### Exercise description:
Go line by line through the listing below and copy those that hold "Answer".

### Provided data:
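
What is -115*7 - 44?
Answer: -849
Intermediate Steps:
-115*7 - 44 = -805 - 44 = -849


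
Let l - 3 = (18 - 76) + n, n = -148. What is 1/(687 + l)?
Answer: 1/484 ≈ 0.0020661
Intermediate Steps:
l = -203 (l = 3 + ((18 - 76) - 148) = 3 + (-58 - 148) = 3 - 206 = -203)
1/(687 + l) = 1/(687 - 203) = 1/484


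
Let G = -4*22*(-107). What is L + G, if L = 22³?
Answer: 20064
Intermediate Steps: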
--
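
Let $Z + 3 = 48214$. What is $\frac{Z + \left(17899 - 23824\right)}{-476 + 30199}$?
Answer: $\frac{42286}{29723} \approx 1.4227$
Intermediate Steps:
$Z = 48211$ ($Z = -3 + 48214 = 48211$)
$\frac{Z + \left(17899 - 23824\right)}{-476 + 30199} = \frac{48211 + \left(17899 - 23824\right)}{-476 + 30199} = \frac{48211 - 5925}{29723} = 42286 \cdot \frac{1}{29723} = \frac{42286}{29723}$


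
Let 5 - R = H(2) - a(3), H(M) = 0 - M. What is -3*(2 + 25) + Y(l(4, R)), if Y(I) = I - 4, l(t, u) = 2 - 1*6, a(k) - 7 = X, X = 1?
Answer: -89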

### Response:
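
Answer: -849
Answer: 1/484 ≈ 0.0020661
Answer: 20064
Answer: $\frac{42286}{29723} \approx 1.4227$
Answer: -89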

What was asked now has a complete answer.